> [Required action]: As the answer, give a copy of each line below that includes the word "classes".
━━━ Source data
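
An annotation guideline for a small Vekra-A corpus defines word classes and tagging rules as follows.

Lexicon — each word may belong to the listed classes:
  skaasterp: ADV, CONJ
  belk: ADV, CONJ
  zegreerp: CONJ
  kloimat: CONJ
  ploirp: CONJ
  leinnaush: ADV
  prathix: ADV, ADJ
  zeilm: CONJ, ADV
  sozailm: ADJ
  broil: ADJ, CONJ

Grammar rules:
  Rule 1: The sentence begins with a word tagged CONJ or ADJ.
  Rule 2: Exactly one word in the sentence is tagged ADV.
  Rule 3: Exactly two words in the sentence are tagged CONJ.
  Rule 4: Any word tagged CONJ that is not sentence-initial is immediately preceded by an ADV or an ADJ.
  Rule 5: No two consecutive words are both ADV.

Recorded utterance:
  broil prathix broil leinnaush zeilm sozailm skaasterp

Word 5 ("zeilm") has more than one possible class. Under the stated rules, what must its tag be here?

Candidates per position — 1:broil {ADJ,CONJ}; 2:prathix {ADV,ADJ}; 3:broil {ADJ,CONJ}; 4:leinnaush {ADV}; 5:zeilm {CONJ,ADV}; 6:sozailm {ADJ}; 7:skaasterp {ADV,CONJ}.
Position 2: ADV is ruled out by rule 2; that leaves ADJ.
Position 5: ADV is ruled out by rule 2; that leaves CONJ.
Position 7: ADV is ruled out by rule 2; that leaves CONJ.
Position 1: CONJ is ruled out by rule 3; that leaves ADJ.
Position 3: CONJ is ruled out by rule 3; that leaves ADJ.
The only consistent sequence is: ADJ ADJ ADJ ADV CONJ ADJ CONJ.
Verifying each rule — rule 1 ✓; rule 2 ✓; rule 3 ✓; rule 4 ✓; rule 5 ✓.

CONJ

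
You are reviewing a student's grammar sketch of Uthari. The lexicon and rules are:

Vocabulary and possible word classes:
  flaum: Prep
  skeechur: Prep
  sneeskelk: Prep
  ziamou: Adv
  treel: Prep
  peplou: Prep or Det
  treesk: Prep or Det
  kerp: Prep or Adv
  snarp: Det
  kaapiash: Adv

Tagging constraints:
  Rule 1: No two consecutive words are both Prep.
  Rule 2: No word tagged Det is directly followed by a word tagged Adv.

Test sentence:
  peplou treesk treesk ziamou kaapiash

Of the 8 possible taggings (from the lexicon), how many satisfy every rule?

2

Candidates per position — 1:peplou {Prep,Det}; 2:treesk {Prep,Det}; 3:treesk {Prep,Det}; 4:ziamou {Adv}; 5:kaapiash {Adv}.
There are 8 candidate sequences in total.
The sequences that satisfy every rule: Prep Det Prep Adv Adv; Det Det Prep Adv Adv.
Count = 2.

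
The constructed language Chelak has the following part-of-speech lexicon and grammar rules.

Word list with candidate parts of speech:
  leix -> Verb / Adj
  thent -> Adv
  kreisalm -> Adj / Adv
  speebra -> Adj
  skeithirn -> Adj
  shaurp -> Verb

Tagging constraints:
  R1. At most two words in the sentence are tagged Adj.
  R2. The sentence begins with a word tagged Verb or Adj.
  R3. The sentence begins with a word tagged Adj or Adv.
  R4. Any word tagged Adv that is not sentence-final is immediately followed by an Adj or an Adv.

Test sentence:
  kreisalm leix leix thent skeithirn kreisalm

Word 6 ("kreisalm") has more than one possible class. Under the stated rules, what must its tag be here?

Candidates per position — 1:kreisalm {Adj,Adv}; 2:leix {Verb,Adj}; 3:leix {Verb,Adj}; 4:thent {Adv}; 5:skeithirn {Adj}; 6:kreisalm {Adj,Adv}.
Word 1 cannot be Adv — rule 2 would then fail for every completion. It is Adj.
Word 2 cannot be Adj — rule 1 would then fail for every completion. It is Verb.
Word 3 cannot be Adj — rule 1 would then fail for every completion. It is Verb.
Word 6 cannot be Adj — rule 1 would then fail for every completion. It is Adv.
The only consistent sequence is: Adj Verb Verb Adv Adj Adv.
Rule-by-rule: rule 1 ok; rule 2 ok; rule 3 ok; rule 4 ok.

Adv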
━━━━━━
> [Written answer]:
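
An annotation guideline for a small Vekra-A corpus defines word classes and tagging rules as follows.
Lexicon — each word may belong to the listed classes:
Vocabulary and possible word classes: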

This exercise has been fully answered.